• **Aim of the task**: Nothing but the lines from the one with "Determine the integer d ≥ 0 such that 323Z" through the end of the records below should be written out, and each must match word for word.

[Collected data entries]
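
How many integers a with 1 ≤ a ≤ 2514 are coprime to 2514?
The number of a ∈ {1, ..., 2514} with gcd(a, 2514) = 1 is by definition Euler's totient φ(2514). φ is multiplicative, with φ(p^e) = p^e − p^(e−1). Factorise 2514 = 2 · 3 · 419. Then
  φ(2514) = (2 − 1) · (3 − 1) · (419 − 1) = 1 · 2 · 418 = 836.
So there are 836 such integers.

Final answer: 836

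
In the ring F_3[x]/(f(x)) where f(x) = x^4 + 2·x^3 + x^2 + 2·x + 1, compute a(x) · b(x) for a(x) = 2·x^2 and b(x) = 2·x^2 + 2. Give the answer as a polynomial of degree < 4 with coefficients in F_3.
a · b ≡ x^3 + x + 2 (mod f(x))

Multiply as integer polynomials: a · b = 4·x^4 + 4·x^2. Reducing coefficients mod 3: a · b ≡ x^4 + x^2. Now divide by f(x) = x^4 + 2·x^3 + x^2 + 2·x + 1 in F_3[x], eliminating the leading term at each step:
  leading term x^4: subtract (1)·f(x) = x^4 + 2·x^3 + x^2 + 2·x + 1, leaving x^3 + x + 2 (coefficients mod 3)
The degree is now < 4, so this is the remainder. Hence a · b ≡ x^3 + x + 2 in F_3[x]/(f).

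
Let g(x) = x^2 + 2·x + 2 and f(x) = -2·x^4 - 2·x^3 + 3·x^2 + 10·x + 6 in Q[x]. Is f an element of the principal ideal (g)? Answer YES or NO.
YES

In Q[x] the ideal (g) consists of all multiples of g, so f ∈ (g) iff g | f, i.e. iff the remainder of f on division by g is 0. Divide f by g (g is monic, so eliminate the leading term of the running remainder at each step):
  leading term -2·x^4: subtract (-2·x^2)·g(x) = -2·x^4 - 4·x^3 - 4·x^2, leaving 2·x^3 + 7·x^2 + 10·x + 6
  leading term 2·x^3: subtract (2·x)·g(x) = 2·x^3 + 4·x^2 + 4·x, leaving 3·x^2 + 6·x + 6
  leading term 3·x^2: subtract (3)·g(x) = 3·x^2 + 6·x + 6, leaving 0
The remainder is 0, so f(x) = g(x) · h(x) with h(x) = -2·x^2 + 2·x + 3. Hence g | f, i.e. f ∈ (g).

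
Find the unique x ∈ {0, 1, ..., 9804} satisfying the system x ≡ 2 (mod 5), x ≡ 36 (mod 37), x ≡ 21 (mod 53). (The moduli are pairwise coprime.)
The moduli 5, 37, 53 are pairwise coprime, so by the CRT there is a unique solution mod 5·37·53 = 9805.
Solve by successive substitution. Start with x ≡ 2 (mod 5).
  Combine with x ≡ 36 (mod 37): write x = 2 + 5·t and require 2 + 5·t ≡ 36 (mod 37), i.e. 5·t ≡ 36 − 2 ≡ 34 (mod 37). Since 5^(−1) ≡ 15 (mod 37), t ≡ 15·34 ≡ 29 (mod 37). So x ≡ 2 + 5·29 = 147 (mod 185).
  Combine with x ≡ 21 (mod 53): write x = 147 + 185·t and require 147 + 185·t ≡ 21 (mod 53), i.e. 185·t ≡ 21 − 147 ≡ 33 (mod 53). Since 185^(−1) ≡ 51 (mod 53) (185 ≡ 26 (mod 53)), t ≡ 51·33 ≡ 40 (mod 53). So x ≡ 147 + 185·40 = 7547 (mod 9805).
Unique solution in [0, 9805): x = 7547.

Final answer: x ≡ 7547 (mod 9805); the representative in [0, 9805) is 7547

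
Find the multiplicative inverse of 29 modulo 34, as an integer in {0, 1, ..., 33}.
29^(−1) ≡ 27 (mod 34)

Apply the extended Euclidean algorithm to (34, 29), tracking rows (r, s, t) with s·34 + t·29 = r. Each division r_prev = q·r_cur + r_new produces the new row as (previous row) − q·(current row):
  row A: (34, 1, 0)   [1·34 + 0·29 = 34]
  row B: (29, 0, 1)   [0·34 + 1·29 = 29]
  34 = 1·29 + 5   → row C = row A − 1·row B = (5, 1, −1)   [check: 1·34 − 1·29 = 5]
  29 = 5·5 + 4   → row D = row B − 5·row C = (4, −5, 6)   [check: −5·34 + 6·29 = 4]
  5 = 1·4 + 1   → row E = row C − 1·row D = (1, 6, −7)   [check: 6·34 − 7·29 = 1]
  4 = 4·1 + 0   → remainder 0, stop. gcd = 1 (last nonzero row E).
The gcd is 1, so 29 is invertible mod 34. The last nonzero row gives 6·34 − 7·29 = 1, so t = −7. So 29^(−1) ≡ −7 ≡ 27 (mod 34). Verify: 29 · 27 = 783 ≡ 1 (mod 34). ✓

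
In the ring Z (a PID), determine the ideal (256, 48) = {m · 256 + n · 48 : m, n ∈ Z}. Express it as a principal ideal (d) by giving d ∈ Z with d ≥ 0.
(256, 48) = (16); d = 16

In the PID Z, (a, b) is generated by gcd(a, b). Compute gcd(256, 48) with the extended Euclidean algorithm, tracking rows (r, s, t) with s·256 + t·48 = r:
  row A: (256, 1, 0)   [1·256 + 0·48 = 256]
  row B: (48, 0, 1)   [0·256 + 1·48 = 48]
  256 = 5·48 + 16   → row C = row A − 5·row B = (16, 1, −5)   [check: 1·256 − 5·48 = 16]
  48 = 3·16 + 0   → remainder 0, stop. gcd = 16 (last nonzero row C).
So gcd(256, 48) = 16, with Bézout identity 1·256 − 5·48 = 16. Containment (⊇): the Bézout identity exhibits 16 as an element of (256, 48), giving (16) ⊆ (256, 48). Containment (⊆): since 16 | 256 and 16 | 48 (256 = 16·16, 48 = 16·3), every Z-linear combination of 256 and 48 is divisible by 16, so (256, 48) ⊆ (16). Therefore (256, 48) = (16), d = 16.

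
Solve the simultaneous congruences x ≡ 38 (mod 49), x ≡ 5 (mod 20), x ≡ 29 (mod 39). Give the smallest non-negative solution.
x ≡ 185 (mod 38220); the representative in [0, 38220) is 185

The moduli 49, 20, 39 are pairwise coprime, so by the CRT there is a unique solution mod 49·20·39 = 38220.
Solve by successive substitution. Start with x ≡ 38 (mod 49).
  Combine with x ≡ 5 (mod 20): write x = 38 + 49·t and require 38 + 49·t ≡ 5 (mod 20), i.e. 49·t ≡ 5 − 38 ≡ 7 (mod 20). Since 49^(−1) ≡ 9 (mod 20) (49 ≡ 9 (mod 20)), t ≡ 9·7 ≡ 3 (mod 20). So x ≡ 38 + 49·3 = 185 (mod 980).
  Combine with x ≡ 29 (mod 39): write x = 185 + 980·t and require 185 + 980·t ≡ 29 (mod 39), i.e. 980·t ≡ 29 − 185 ≡ 0 (mod 39). Since 980^(−1) ≡ 8 (mod 39) (980 ≡ 5 (mod 39)), t ≡ 8·0 ≡ 0 (mod 39). So x ≡ 185 + 980·0 = 185 (mod 38220).
Unique solution in [0, 38220): x = 185.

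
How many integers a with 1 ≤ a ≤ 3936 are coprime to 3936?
1280

The number of a ∈ {1, ..., 3936} with gcd(a, 3936) = 1 is by definition Euler's totient φ(3936). φ is multiplicative, with φ(p^e) = p^e − p^(e−1). Factorise 3936 = 2^5 · 3 · 41. Then
  φ(3936) = (2^5 − 2^4) · (3 − 1) · (41 − 1) = 16 · 2 · 40 = 1280.
So there are 1280 such integers.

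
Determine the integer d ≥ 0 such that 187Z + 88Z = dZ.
(187, 88) = (11); d = 11

In the PID Z, (a, b) is generated by gcd(a, b). Compute gcd(187, 88) with the extended Euclidean algorithm, tracking rows (r, s, t) with s·187 + t·88 = r:
  row A: (187, 1, 0)   [1·187 + 0·88 = 187]
  row B: (88, 0, 1)   [0·187 + 1·88 = 88]
  187 = 2·88 + 11   → row C = row A − 2·row B = (11, 1, −2)   [check: 1·187 − 2·88 = 11]
  88 = 8·11 + 0   → remainder 0, stop. gcd = 11 (last nonzero row C).
So gcd(187, 88) = 11, with Bézout identity 1·187 − 2·88 = 11. Containment (⊇): the Bézout identity exhibits 11 as an element of (187, 88), giving (11) ⊆ (187, 88). Containment (⊆): since 11 | 187 and 11 | 88 (187 = 11·17, 88 = 11·8), every Z-linear combination of 187 and 88 is divisible by 11, so (187, 88) ⊆ (11). Therefore (187, 88) = (11), d = 11.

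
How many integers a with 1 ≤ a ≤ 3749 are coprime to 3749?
3564

The number of a ∈ {1, ..., 3749} with gcd(a, 3749) = 1 is by definition Euler's totient φ(3749). φ is multiplicative, with φ(p^e) = p^e − p^(e−1). Factorise 3749 = 23 · 163. Then
  φ(3749) = (23 − 1) · (163 − 1) = 22 · 162 = 3564.
So there are 3564 such integers.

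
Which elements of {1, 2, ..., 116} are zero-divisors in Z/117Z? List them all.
nonzero zero-divisors of Z/117Z = {3, 6, 9, 12, 13, 15, 18, 21, 24, 26, 27, 30, 33, 36, 39, 42, 45, 48, 51, 52, 54, 57, 60, 63, 65, 66, 69, 72, 75, 78, 81, 84, 87, 90, 91, 93, 96, 99, 102, 104, 105, 108, 111, 114}

An element a ∈ Z/117Z (with a ≠ 0) is a zero-divisor iff gcd(a, 117) > 1 (because a is a unit precisely when gcd(a, n) = 1, and in Z/nZ every nonzero, non-unit element is a zero-divisor). Scan a = 1, ..., 116 and keep those with gcd(a, 117) > 1:
  gcd(3, 117) = 3, gcd(6, 117) = 3, gcd(9, 117) = 9, gcd(12, 117) = 3, gcd(13, 117) = 13, gcd(15, 117) = 3, gcd(18, 117) = 9, gcd(21, 117) = 3, gcd(24, 117) = 3, gcd(26, 117) = 13, gcd(27, 117) = 9, gcd(30, 117) = 3, gcd(33, 117) = 3, gcd(36, 117) = 9, gcd(39, 117) = 39, gcd(42, 117) = 3, gcd(45, 117) = 9, gcd(48, 117) = 3, gcd(51, 117) = 3, gcd(52, 117) = 13, gcd(54, 117) = 9, gcd(57, 117) = 3, gcd(60, 117) = 3, gcd(63, 117) = 9, gcd(65, 117) = 13, gcd(66, 117) = 3, gcd(69, 117) = 3, gcd(72, 117) = 9, gcd(75, 117) = 3, gcd(78, 117) = 39, gcd(81, 117) = 9, gcd(84, 117) = 3, gcd(87, 117) = 3, gcd(90, 117) = 9, gcd(91, 117) = 13, gcd(93, 117) = 3, gcd(96, 117) = 3, gcd(99, 117) = 9, gcd(102, 117) = 3, gcd(104, 117) = 13, gcd(105, 117) = 3, gcd(108, 117) = 9, gcd(111, 117) = 3, gcd(114, 117) = 3.
All other a ∈ {1, ..., 116} have gcd(a, 117) = 1 and are units. So the nonzero zero-divisors are exactly the 44 values of a appearing in this scan.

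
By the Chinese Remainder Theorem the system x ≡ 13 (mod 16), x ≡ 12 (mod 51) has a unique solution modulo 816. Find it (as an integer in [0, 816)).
The moduli 16, 51 are pairwise coprime, so by the CRT there is a unique solution mod 16·51 = 816.
Solve by successive substitution. Start with x ≡ 13 (mod 16).
  Combine with x ≡ 12 (mod 51): write x = 13 + 16·t and require 13 + 16·t ≡ 12 (mod 51), i.e. 16·t ≡ 12 − 13 ≡ 50 (mod 51). Since 16^(−1) ≡ 16 (mod 51), t ≡ 16·50 ≡ 35 (mod 51). So x ≡ 13 + 16·35 = 573 (mod 816).
Unique solution in [0, 816): x = 573.

Final answer: x ≡ 573 (mod 816); the representative in [0, 816) is 573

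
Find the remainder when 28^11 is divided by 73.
29

Use repeated squaring. Binary(11) = 1011. Walk through the bits of the exponent 11 left-to-right: at each bit after the leading one, square the running value, then multiply by 28 if the bit is 1 (always reducing mod 73):
  bit 1 = 1 (leading): start with 28.
  bit 2 = 0: square 28^2 = 784 ≡ 54 (mod 73).
  bit 3 = 1: square 54^2 = 2916 ≡ 69; bit is 1, so multiply 69·28 = 1932 ≡ 34 (mod 73).
  bit 4 = 1: square 34^2 = 1156 ≡ 61; bit is 1, so multiply 61·28 = 1708 ≡ 29 (mod 73).
Final value: 28^11 ≡ 29 (mod 73).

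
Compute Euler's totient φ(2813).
φ(2813) = 2688

φ is multiplicative, with φ(p^e) = p^e − p^(e−1). Factorise 2813 = 29 · 97. Then
  φ(2813) = (29 − 1) · (97 − 1) = 28 · 96 = 2688.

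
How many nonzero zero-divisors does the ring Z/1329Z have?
Z/1329Z has 444 nonzero zero-divisors

In Z/1329Z each nonzero element is either a unit (gcd with 1329 is 1) or a zero-divisor (gcd > 1). The number of units is φ(1329): factorise 1329 = 3 · 443, so φ(1329) = (3 − 1) · (443 − 1) = 2 · 442 = 884. The nonzero elements number 1329 − 1 = 1328. Hence the nonzero zero-divisors number 1328 − 884 = 444.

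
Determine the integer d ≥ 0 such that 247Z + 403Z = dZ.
In the PID Z, (a, b) is generated by gcd(a, b). Compute gcd(403, 247) with the extended Euclidean algorithm, tracking rows (r, s, t) with s·403 + t·247 = r:
  row A: (403, 1, 0)   [1·403 + 0·247 = 403]
  row B: (247, 0, 1)   [0·403 + 1·247 = 247]
  403 = 1·247 + 156   → row C = row A − 1·row B = (156, 1, −1)   [check: 1·403 − 1·247 = 156]
  247 = 1·156 + 91   → row D = row B − 1·row C = (91, −1, 2)   [check: −1·403 + 2·247 = 91]
  156 = 1·91 + 65   → row E = row C − 1·row D = (65, 2, −3)   [check: 2·403 − 3·247 = 65]
  91 = 1·65 + 26   → row F = row D − 1·row E = (26, −3, 5)   [check: −3·403 + 5·247 = 26]
  65 = 2·26 + 13   → row G = row E − 2·row F = (13, 8, −13)   [check: 8·403 − 13·247 = 13]
  26 = 2·13 + 0   → remainder 0, stop. gcd = 13 (last nonzero row G).
So gcd(247, 403) = 13, with Bézout identity 8·403 − 13·247 = 13. Containment (⊇): the Bézout identity exhibits 13 as an element of (247, 403), giving (13) ⊆ (247, 403). Containment (⊆): since 13 | 247 and 13 | 403 (247 = 13·19, 403 = 13·31), every Z-linear combination of 247 and 403 is divisible by 13, so (247, 403) ⊆ (13). Therefore (247, 403) = (13), d = 13.

Final answer: (247, 403) = (13); d = 13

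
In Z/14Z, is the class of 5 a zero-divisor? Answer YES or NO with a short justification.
gcd(5, 14) = 1, so 5 is a unit in Z/14Z (it has a multiplicative inverse). A unit cannot be a zero-divisor: if 5·b ≡ 0 then multiplying both sides by 5^(−1) gives b ≡ 0. So 5 is not a zero-divisor.

Final answer: NO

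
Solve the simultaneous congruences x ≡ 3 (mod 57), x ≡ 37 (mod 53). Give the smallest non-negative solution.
The moduli 57, 53 are pairwise coprime, so by the CRT there is a unique solution mod 57·53 = 3021.
Solve by successive substitution. Start with x ≡ 3 (mod 57).
  Combine with x ≡ 37 (mod 53): write x = 3 + 57·t and require 3 + 57·t ≡ 37 (mod 53), i.e. 57·t ≡ 37 − 3 ≡ 34 (mod 53). Since 57^(−1) ≡ 40 (mod 53) (57 ≡ 4 (mod 53)), t ≡ 40·34 ≡ 35 (mod 53). So x ≡ 3 + 57·35 = 1998 (mod 3021).
Unique solution in [0, 3021): x = 1998.

Final answer: x ≡ 1998 (mod 3021); the representative in [0, 3021) is 1998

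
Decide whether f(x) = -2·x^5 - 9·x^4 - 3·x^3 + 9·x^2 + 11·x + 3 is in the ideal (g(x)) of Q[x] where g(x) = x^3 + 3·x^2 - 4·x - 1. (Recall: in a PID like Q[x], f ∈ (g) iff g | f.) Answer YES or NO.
NO

In Q[x] the ideal (g) consists of all multiples of g, so f ∈ (g) iff g | f, i.e. iff the remainder of f on division by g is 0. Divide f by g (g is monic, so eliminate the leading term of the running remainder at each step):
  leading term -2·x^5: subtract (-2·x^2)·g(x) = -2·x^5 - 6·x^4 + 8·x^3 + 2·x^2, leaving -3·x^4 - 11·x^3 + 7·x^2 + 11·x + 3
  leading term -3·x^4: subtract (-3·x)·g(x) = -3·x^4 - 9·x^3 + 12·x^2 + 3·x, leaving -2·x^3 - 5·x^2 + 8·x + 3
  leading term -2·x^3: subtract (-2)·g(x) = -2·x^3 - 6·x^2 + 8·x + 2, leaving x^2 + 1
The remainder r(x) = x^2 + 1 ≠ 0 (and deg r < deg g), so g ∤ f, i.e. f ∉ (g).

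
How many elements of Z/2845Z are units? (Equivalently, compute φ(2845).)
An element a ∈ Z/2845Z is a unit iff gcd(a, 2845) = 1, so the number of units is φ(2845). φ is multiplicative, with φ(p^e) = p^e − p^(e−1). Factorise 2845 = 5 · 569. Then
  φ(2845) = (5 − 1) · (569 − 1) = 4 · 568 = 2272.

Final answer: Z/2845Z has φ(2845) = 2272 units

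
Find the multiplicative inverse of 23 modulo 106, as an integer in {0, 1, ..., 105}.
Apply the extended Euclidean algorithm to (106, 23), tracking rows (r, s, t) with s·106 + t·23 = r. Each division r_prev = q·r_cur + r_new produces the new row as (previous row) − q·(current row):
  row A: (106, 1, 0)   [1·106 + 0·23 = 106]
  row B: (23, 0, 1)   [0·106 + 1·23 = 23]
  106 = 4·23 + 14   → row C = row A − 4·row B = (14, 1, −4)   [check: 1·106 − 4·23 = 14]
  23 = 1·14 + 9   → row D = row B − 1·row C = (9, −1, 5)   [check: −1·106 + 5·23 = 9]
  14 = 1·9 + 5   → row E = row C − 1·row D = (5, 2, −9)   [check: 2·106 − 9·23 = 5]
  9 = 1·5 + 4   → row F = row D − 1·row E = (4, −3, 14)   [check: −3·106 + 14·23 = 4]
  5 = 1·4 + 1   → row G = row E − 1·row F = (1, 5, −23)   [check: 5·106 − 23·23 = 1]
  4 = 4·1 + 0   → remainder 0, stop. gcd = 1 (last nonzero row G).
The gcd is 1, so 23 is invertible mod 106. The last nonzero row gives 5·106 − 23·23 = 1, so t = −23. So 23^(−1) ≡ −23 ≡ 83 (mod 106). Verify: 23 · 83 = 1909 ≡ 1 (mod 106). ✓

Final answer: 23^(−1) ≡ 83 (mod 106)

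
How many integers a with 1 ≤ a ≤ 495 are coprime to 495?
240

The number of a ∈ {1, ..., 495} with gcd(a, 495) = 1 is by definition Euler's totient φ(495). φ is multiplicative, with φ(p^e) = p^e − p^(e−1). Factorise 495 = 3^2 · 5 · 11. Then
  φ(495) = (3^2 − 3^1) · (5 − 1) · (11 − 1) = 6 · 4 · 10 = 240.
So there are 240 such integers.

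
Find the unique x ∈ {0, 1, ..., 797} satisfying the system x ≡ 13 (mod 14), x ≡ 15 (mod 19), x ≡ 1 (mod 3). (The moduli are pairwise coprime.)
x ≡ 433 (mod 798); the representative in [0, 798) is 433

The moduli 14, 19, 3 are pairwise coprime, so by the CRT there is a unique solution mod 14·19·3 = 798.
Solve by successive substitution. Start with x ≡ 13 (mod 14).
  Combine with x ≡ 15 (mod 19): write x = 13 + 14·t and require 13 + 14·t ≡ 15 (mod 19), i.e. 14·t ≡ 15 − 13 ≡ 2 (mod 19). Since 14^(−1) ≡ 15 (mod 19), t ≡ 15·2 ≡ 11 (mod 19). So x ≡ 13 + 14·11 = 167 (mod 266).
  Combine with x ≡ 1 (mod 3): write x = 167 + 266·t and require 167 + 266·t ≡ 1 (mod 3), i.e. 266·t ≡ 1 − 167 ≡ 2 (mod 3). Since 266^(−1) ≡ 2 (mod 3) (266 ≡ 2 (mod 3)), t ≡ 2·2 ≡ 1 (mod 3). So x ≡ 167 + 266·1 = 433 (mod 798).
Unique solution in [0, 798): x = 433.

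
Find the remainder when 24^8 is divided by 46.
Use repeated squaring. Binary(8) = 1000. Walk through the bits of the exponent 8 left-to-right: at each bit after the leading one, square the running value, then multiply by 24 if the bit is 1 (always reducing mod 46):
  bit 1 = 1 (leading): start with 24.
  bit 2 = 0: square 24^2 = 576 ≡ 24 (mod 46).
  bit 3 = 0: square 24^2 = 576 ≡ 24 (mod 46).
  bit 4 = 0: square 24^2 = 576 ≡ 24 (mod 46).
Final value: 24^8 ≡ 24 (mod 46).

Final answer: 24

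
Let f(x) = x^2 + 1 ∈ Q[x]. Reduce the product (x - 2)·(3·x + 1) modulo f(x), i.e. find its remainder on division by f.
a · b ≡ -5·x - 5 (mod f(x))

First multiply in Q[x] without reducing: a · b = 3·x^2 - 5·x - 2. Now divide by f(x) = x^2 + 1, eliminating the leading term at each step:
  leading term 3·x^2: subtract (3)·f(x) = 3·x^2 + 3, leaving -5·x - 5
The degree is now < 2, so this is the remainder. Hence a · b ≡ -5·x - 5 in Q[x]/(f).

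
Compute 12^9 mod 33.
12

Use repeated squaring. Binary(9) = 1001. Walk through the bits of the exponent 9 left-to-right: at each bit after the leading one, square the running value, then multiply by 12 if the bit is 1 (always reducing mod 33):
  bit 1 = 1 (leading): start with 12.
  bit 2 = 0: square 12^2 = 144 ≡ 12 (mod 33).
  bit 3 = 0: square 12^2 = 144 ≡ 12 (mod 33).
  bit 4 = 1: square 12^2 = 144 ≡ 12; bit is 1, so multiply 12·12 = 144 ≡ 12 (mod 33).
Final value: 12^9 ≡ 12 (mod 33).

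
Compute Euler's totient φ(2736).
φ(2736) = 864

φ is multiplicative, with φ(p^e) = p^e − p^(e−1). Factorise 2736 = 2^4 · 3^2 · 19. Then
  φ(2736) = (2^4 − 2^3) · (3^2 − 3^1) · (19 − 1) = 8 · 6 · 18 = 864.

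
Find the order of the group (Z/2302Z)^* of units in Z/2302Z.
(Z/2302Z)^* consists of the classes a with gcd(a, 2302) = 1, so its order is φ(2302). φ is multiplicative, with φ(p^e) = p^e − p^(e−1). Factorise 2302 = 2 · 1151. Then
  φ(2302) = (2 − 1) · (1151 − 1) = 1 · 1150 = 1150.
Thus |(Z/2302Z)^*| = 1150.

Final answer: |(Z/2302Z)^*| = 1150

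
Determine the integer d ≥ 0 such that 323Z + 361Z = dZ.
In the PID Z, (a, b) is generated by gcd(a, b). Compute gcd(361, 323) with the extended Euclidean algorithm, tracking rows (r, s, t) with s·361 + t·323 = r:
  row A: (361, 1, 0)   [1·361 + 0·323 = 361]
  row B: (323, 0, 1)   [0·361 + 1·323 = 323]
  361 = 1·323 + 38   → row C = row A − 1·row B = (38, 1, −1)   [check: 1·361 − 1·323 = 38]
  323 = 8·38 + 19   → row D = row B − 8·row C = (19, −8, 9)   [check: −8·361 + 9·323 = 19]
  38 = 2·19 + 0   → remainder 0, stop. gcd = 19 (last nonzero row D).
So gcd(323, 361) = 19, with Bézout identity −8·361 + 9·323 = 19. Containment (⊇): the Bézout identity exhibits 19 as an element of (323, 361), giving (19) ⊆ (323, 361). Containment (⊆): since 19 | 323 and 19 | 361 (323 = 19·17, 361 = 19·19), every Z-linear combination of 323 and 361 is divisible by 19, so (323, 361) ⊆ (19). Therefore (323, 361) = (19), d = 19.

Final answer: (323, 361) = (19); d = 19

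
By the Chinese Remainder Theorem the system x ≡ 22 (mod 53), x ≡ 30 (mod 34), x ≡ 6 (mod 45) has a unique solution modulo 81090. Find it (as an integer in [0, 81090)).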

• **Expected answer**:
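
Determine the integer d ≥ 0 such that 323Z + 361Z = dZ.
In the PID Z, (a, b) is generated by gcd(a, b). Compute gcd(361, 323) with the extended Euclidean algorithm, tracking rows (r, s, t) with s·361 + t·323 = r:
  row A: (361, 1, 0)   [1·361 + 0·323 = 361]
  row B: (323, 0, 1)   [0·361 + 1·323 = 323]
  361 = 1·323 + 38   → row C = row A − 1·row B = (38, 1, −1)   [check: 1·361 − 1·323 = 38]
  323 = 8·38 + 19   → row D = row B − 8·row C = (19, −8, 9)   [check: −8·361 + 9·323 = 19]
  38 = 2·19 + 0   → remainder 0, stop. gcd = 19 (last nonzero row D).
So gcd(323, 361) = 19, with Bézout identity −8·361 + 9·323 = 19. Containment (⊇): the Bézout identity exhibits 19 as an element of (323, 361), giving (19) ⊆ (323, 361). Containment (⊆): since 19 | 323 and 19 | 361 (323 = 19·17, 361 = 19·19), every Z-linear combination of 323 and 361 is divisible by 19, so (323, 361) ⊆ (19). Therefore (323, 361) = (19), d = 19.

Final answer: (323, 361) = (19); d = 19

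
By the Chinese Remainder Theorem the system x ≡ 22 (mod 53), x ≡ 30 (mod 34), x ≡ 6 (mod 45) has a unique solution modulo 81090. Find it (as an integer in [0, 81090)).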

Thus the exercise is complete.